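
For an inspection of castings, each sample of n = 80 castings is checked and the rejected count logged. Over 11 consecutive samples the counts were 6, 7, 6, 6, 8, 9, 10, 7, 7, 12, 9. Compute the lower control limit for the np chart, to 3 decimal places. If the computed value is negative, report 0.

p̄ = Σdᵢ / (k·n) = 87 / (11 × 80) = 0.09886
LCL = np̄ − 3·√(np̄(1−p̄)) = 7.9091 − 3 × 2.6697 = -0.0999 → 0 (negative, so LCL = 0)

0.000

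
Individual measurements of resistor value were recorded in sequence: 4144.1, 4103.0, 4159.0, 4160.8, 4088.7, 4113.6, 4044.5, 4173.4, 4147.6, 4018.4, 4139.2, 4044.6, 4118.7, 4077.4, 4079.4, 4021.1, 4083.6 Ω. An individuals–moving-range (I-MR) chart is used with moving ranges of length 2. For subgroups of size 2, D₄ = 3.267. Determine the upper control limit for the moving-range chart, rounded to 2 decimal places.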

= = = = =

Once the listing above has been read, restate it exactly.

• **Answer for the task**
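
For an inspection of castings, each sample of n = 80 castings is checked and the rejected count logged. Over 11 consecutive samples the counts were 6, 7, 6, 6, 8, 9, 10, 7, 7, 12, 9. Compute the lower control limit for the np chart, to 3 decimal places. If the computed value is negative, report 0.

p̄ = Σdᵢ / (k·n) = 87 / (11 × 80) = 0.09886
LCL = np̄ − 3·√(np̄(1−p̄)) = 7.9091 − 3 × 2.6697 = -0.0999 → 0 (negative, so LCL = 0)

0.000

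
Individual measurements of resistor value were recorded in sequence: 4144.1, 4103.0, 4159.0, 4160.8, 4088.7, 4113.6, 4044.5, 4173.4, 4147.6, 4018.4, 4139.2, 4044.6, 4118.7, 4077.4, 4079.4, 4021.1, 4083.6 Ω. An individuals–moving-range (I-MR) chart is used with moving ranges of length 2. For subgroups of size 2, D₄ = 3.267. Determine the upper control limit for the moving-range chart, rounded to 2 decimal places.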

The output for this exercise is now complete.